● RECORD EXTRACTS
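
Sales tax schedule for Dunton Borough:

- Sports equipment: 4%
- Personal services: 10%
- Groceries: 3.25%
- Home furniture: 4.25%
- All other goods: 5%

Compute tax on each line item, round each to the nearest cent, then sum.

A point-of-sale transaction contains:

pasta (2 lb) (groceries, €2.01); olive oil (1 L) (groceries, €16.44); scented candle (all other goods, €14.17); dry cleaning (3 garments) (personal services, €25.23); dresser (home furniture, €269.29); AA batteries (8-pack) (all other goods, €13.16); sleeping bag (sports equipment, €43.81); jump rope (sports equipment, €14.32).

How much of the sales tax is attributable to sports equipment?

€2.32

Sleeping bag €43.81: sports equipment → 4% → €1.75
Jump rope €14.32: sports equipment → 4% → €0.57
Tax on sports equipment = €1.75 + €0.57 = €2.32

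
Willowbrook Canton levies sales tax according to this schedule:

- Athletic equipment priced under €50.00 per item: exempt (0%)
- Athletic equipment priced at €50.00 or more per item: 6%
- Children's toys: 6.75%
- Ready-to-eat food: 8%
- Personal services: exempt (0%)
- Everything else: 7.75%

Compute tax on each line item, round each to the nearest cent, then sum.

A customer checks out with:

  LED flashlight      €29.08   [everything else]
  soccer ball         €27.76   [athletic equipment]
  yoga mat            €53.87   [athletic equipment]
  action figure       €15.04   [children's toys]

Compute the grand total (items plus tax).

LED flashlight €29.08: everything else → 7.75% → €2.25
Soccer ball €27.76: athletic equipment, under €50.00 → 0% → €0.00
Yoga mat €53.87: athletic equipment, €50.00 or more → 6% → €3.23
Action figure €15.04: children's toys → 6.75% → €1.02
Subtotal = €125.75; tax = €6.50; total due = €132.25

€132.25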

● WORK REQUIRED
Exact reproduction is required. Give the lines of the data from its first line through the line containing "A point-of-sale transaction", and no others.

● OUTPUT FOR THIS EXERCISE
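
Sales tax schedule for Dunton Borough:

- Sports equipment: 4%
- Personal services: 10%
- Groceries: 3.25%
- Home furniture: 4.25%
- All other goods: 5%

Compute tax on each line item, round each to the nearest cent, then sum.

A point-of-sale transaction contains: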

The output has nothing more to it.